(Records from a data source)

- Opening Delimiter -

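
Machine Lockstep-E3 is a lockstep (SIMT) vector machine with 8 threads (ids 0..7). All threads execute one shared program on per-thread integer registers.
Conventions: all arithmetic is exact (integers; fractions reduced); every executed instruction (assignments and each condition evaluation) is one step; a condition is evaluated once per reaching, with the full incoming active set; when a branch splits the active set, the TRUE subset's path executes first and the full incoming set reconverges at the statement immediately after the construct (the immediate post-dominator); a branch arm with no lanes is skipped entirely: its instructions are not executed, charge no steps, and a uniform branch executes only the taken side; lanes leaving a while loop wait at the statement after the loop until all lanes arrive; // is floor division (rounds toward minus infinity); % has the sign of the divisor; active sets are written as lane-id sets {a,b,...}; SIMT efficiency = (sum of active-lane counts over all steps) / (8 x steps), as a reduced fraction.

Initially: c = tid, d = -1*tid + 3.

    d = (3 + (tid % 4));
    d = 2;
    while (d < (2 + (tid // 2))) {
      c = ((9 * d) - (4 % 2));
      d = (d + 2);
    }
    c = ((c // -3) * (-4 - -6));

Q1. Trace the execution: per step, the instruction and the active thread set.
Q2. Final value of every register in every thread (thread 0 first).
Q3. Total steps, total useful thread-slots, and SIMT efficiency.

step 0: d <- (3 + (tid % 4))         {0,1,2,3,4,5,6,7}
step 1: d <- 2                       {0,1,2,3,4,5,6,7}
step 2: eval (d < (2 + (tid // 2)))  {0,1,2,3,4,5,6,7}
step 3: c <- ((9 * d) - (4 % 2))     {2,3,4,5,6,7}
step 4: d <- (d + 2)                 {2,3,4,5,6,7}
step 5: eval (d < (2 + (tid // 2)))  {2,3,4,5,6,7}
step 6: c <- ((9 * d) - (4 % 2))     {6,7}
step 7: d <- (d + 2)                 {6,7}
step 8: eval (d < (2 + (tid // 2)))  {6,7}
step 9: c <- ((c // -3) * (-4 - -6)) {0,1,2,3,4,5,6,7}

Answer: 10 steps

c: 0,-2,-12,-12,-12,-12,-24,-24
d: 2,2,4,4,4,4,6,6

steps = 10; useful = 56; efficiency = 56/80 = 7/10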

- Closing Delimiter -

Task brief:
Copy out, word for word, the part of the entries above that begins at the line with "c = ((9 * d) - (4 % 2));" and ends at the line with "Q2. Final value", including both.

Answer area:
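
      c = ((9 * d) - (4 % 2));
      d = (d + 2);
    }
    c = ((c // -3) * (-4 - -6));

Q1. Trace the execution: per step, the instruction and the active thread set.
Q2. Final value of every register in every thread (thread 0 first).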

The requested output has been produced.